_To do:_ Only lines with the word "standing" belong in the answer; copy them from the records below.

_Dataset excerpts:_
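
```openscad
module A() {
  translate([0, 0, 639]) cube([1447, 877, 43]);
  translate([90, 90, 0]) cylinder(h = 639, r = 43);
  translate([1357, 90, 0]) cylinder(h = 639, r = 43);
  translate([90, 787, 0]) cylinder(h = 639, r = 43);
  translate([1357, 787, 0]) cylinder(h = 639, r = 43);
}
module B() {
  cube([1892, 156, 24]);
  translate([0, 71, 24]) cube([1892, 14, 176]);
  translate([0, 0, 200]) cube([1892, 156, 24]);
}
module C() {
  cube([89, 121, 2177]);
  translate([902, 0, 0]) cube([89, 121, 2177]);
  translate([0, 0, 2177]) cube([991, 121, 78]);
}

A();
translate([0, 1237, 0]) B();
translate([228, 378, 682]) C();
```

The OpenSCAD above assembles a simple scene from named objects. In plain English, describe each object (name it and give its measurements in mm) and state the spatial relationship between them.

A is a table: top 1447 mm (x) × 877 mm (y), 43 mm thick, upper face at z = 682 mm, on four round legs of 86 mm diameter, each leg's bounding box inset 47 mm from the nearest pair of top edges, running from z = 0 to the bottom of the top.

B is an I-beam lying along x, 1892 mm long. Overall section height 224 mm. Two flanges 156 mm wide (y) and 24 mm thick, one on the floor and one at the top; a web 14 mm thick runs between them, centred on the flange width.

C is a rectangular door frame: two vertical jambs of 89×121 mm section, 2177 mm tall, with a clear opening 813 mm wide between their inner faces. A header 78 mm tall and 121 mm deep lies on top of the jambs and spans the full outside width.

The I-beam is on the floor beside the table on its +y side. The door frame is on top of the table, centred.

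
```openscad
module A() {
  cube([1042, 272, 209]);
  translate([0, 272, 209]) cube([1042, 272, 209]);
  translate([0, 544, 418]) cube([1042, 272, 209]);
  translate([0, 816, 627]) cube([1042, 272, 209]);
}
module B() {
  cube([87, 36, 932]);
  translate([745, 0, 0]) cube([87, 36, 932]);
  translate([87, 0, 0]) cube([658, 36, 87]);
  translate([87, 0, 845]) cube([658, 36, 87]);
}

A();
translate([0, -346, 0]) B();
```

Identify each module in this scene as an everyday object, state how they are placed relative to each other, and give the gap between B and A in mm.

The picture frame's nearest face is 310 mm from the staircase's −y face.

A is a staircase. B is a picture frame. The picture frame is on the floor beside the staircase on its −y side. The gap between the picture frame and the staircase is 310 mm.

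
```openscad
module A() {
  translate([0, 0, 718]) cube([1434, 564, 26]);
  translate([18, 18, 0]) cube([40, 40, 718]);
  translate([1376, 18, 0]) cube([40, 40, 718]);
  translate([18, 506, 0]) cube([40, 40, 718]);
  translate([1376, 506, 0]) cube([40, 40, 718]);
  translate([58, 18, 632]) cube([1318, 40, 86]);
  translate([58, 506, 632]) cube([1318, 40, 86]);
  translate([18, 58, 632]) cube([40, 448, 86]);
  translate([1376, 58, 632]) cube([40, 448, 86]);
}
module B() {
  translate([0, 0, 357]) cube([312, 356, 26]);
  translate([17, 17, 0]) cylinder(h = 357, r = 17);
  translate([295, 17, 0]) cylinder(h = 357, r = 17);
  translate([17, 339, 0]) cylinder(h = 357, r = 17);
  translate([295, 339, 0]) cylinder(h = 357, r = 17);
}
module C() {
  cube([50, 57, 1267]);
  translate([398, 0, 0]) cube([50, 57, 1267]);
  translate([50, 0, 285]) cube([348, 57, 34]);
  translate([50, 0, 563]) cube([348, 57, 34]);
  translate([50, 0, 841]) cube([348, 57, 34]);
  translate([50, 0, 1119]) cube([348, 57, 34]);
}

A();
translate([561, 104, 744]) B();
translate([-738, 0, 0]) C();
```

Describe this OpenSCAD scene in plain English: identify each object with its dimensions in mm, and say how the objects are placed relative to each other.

A is a rectangular dining table. The top is 1434×564×26 mm with its upper surface at z = 744 mm. It stands on four 40×40 mm square legs, each inset 18 mm from the nearest pair of top edges, running from the floor to the underside of the top. Four apron rails, 40 mm thick and 86 mm tall, run between adjacent legs with their top edges flush with the underside of the top and their outer faces flush with the legs' outer faces.

B is a simple wooden stool: a rectangular seat 312 mm (x) by 356 mm (y), 26 mm thick, top face at z = 383 mm, on four round legs, each 34 mm in diameter. The legs rest on z = 0, each leg's axis is inset half a diameter from the nearest pair of seat edges (so the leg's bounding box is flush with the corner).

C is a straight ladder. Two 50×57 mm vertical rails, 1267 mm tall, stand 448 mm apart (outside-to-outside) with their front faces coplanar on the −y side. 4 rungs, each 57 mm deep and 34 mm tall, span between the inner faces of the rails, front faces flush with the rails. The lowest rung's underside is at z = 285 mm and rungs are spaced 278 mm apart (underside to underside).

The stool is on top of the table, centred. The ladder is on the floor beside the table on its −x side.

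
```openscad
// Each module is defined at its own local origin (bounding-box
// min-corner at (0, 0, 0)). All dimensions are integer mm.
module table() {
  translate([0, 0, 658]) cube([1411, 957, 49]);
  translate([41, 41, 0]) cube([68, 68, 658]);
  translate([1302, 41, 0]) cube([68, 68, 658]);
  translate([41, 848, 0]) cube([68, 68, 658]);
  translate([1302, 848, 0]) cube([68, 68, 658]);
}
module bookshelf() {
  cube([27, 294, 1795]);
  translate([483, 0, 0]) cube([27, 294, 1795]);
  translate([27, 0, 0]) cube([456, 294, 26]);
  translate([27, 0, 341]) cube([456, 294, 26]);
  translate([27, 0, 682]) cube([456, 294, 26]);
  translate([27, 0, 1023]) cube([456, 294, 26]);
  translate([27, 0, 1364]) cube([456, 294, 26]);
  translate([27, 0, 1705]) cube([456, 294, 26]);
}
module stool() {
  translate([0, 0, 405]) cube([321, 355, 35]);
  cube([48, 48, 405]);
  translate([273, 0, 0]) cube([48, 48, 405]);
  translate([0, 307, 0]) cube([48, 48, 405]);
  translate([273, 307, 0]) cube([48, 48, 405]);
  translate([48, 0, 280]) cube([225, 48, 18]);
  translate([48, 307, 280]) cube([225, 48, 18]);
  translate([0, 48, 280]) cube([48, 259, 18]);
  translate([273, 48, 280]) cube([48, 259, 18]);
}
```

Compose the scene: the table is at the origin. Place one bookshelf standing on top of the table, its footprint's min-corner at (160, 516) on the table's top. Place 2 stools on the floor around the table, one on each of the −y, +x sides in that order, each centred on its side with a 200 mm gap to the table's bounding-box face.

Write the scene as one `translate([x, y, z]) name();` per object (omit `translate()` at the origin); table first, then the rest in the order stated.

table();
translate([160, 516, 707]) bookshelf();
translate([545, -555, 0]) stool();
translate([1611, 301, 0]) stool();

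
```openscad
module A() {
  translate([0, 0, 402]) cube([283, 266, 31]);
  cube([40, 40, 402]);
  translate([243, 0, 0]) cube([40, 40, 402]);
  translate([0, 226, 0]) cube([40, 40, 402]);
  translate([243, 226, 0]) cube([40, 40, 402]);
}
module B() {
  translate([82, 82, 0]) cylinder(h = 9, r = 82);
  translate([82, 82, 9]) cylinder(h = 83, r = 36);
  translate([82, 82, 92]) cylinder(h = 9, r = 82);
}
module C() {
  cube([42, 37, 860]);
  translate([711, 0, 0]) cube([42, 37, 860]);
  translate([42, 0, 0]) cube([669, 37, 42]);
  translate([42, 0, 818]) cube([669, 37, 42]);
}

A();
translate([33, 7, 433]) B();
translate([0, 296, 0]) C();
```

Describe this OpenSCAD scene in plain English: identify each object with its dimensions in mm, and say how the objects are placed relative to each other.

A is a four-legged stool. The seat is 283×266 mm, 31 mm thick, top at z = 433 mm. It stands on four square legs, each 40×40 mm in cross-section, from z = 0 to the seat underside, each flush with a corner of the seat.

B is a spool: two coaxial disc flanges of radius 82 mm and thickness 9 mm, joined by a core cylinder of radius 36 mm and height 83 mm. The lower flange rests on z = 0 and the three cylinders share a vertical axis.

C is a rectangular picture frame lying in the x–z plane (depth along y). The opening is 669 mm wide (x) by 776 mm tall (z), surrounded by a border 42 mm wide on all four sides. The frame is 37 mm deep and is made of two full-height vertical stiles with two horizontal rails fitted between them.

The spool is on top of the stool. The picture frame is on the floor beside the stool on its +y side.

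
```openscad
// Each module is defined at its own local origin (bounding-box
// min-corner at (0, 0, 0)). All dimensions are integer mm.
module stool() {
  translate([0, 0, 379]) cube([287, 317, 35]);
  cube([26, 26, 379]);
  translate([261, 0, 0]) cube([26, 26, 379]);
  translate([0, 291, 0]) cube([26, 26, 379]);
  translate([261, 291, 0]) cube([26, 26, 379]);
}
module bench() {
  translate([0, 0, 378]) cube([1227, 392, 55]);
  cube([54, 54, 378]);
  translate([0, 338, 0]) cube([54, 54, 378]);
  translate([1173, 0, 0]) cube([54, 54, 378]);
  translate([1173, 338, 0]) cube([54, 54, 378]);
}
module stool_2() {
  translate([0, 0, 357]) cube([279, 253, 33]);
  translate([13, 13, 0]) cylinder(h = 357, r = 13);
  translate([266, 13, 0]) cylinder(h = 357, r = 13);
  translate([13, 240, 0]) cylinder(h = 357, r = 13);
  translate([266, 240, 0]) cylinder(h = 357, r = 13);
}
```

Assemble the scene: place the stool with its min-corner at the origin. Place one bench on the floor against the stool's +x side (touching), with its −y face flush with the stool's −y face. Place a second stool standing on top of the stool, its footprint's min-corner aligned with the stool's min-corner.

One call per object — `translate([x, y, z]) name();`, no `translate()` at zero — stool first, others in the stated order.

stool();
translate([287, 0, 0]) bench();
translate([0, 0, 414]) stool_2();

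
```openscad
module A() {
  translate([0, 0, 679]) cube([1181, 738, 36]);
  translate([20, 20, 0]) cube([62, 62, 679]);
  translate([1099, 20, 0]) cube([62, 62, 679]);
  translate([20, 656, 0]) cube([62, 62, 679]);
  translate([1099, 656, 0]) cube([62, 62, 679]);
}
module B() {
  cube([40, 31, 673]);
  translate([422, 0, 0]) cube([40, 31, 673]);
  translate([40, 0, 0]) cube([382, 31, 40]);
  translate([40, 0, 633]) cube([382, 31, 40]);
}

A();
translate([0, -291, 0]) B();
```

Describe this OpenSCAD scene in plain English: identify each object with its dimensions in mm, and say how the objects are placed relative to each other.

A is a table: top 1181 mm (x) × 738 mm (y), 36 mm thick, upper face at z = 715 mm, on four 62×62 mm square legs, each inset 20 mm from the nearest pair of top edges, running from z = 0 to the bottom of the top.

B is a picture frame with a 382×593 mm rectangular opening (x by z) and a uniform 40 mm border on every side. Frame depth is 31 mm along y. It is built from two vertical stiles running the full outside height and two horizontal rails spanning the gap between the stiles.

The picture frame is on the floor beside the table on its −y side.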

_Solution:_
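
Compose the scene: the table is at the origin. Place one bookshelf standing on top of the table, its footprint's min-corner at (160, 516) on the table's top. Place 2 stools on the floor around the table, one on each of the −y, +x sides in that order, each centred on its side with a 200 mm gap to the table's bounding-box face.
Assemble the scene: place the stool with its min-corner at the origin. Place one bench on the floor against the stool's +x side (touching), with its −y face flush with the stool's −y face. Place a second stool standing on top of the stool, its footprint's min-corner aligned with the stool's min-corner.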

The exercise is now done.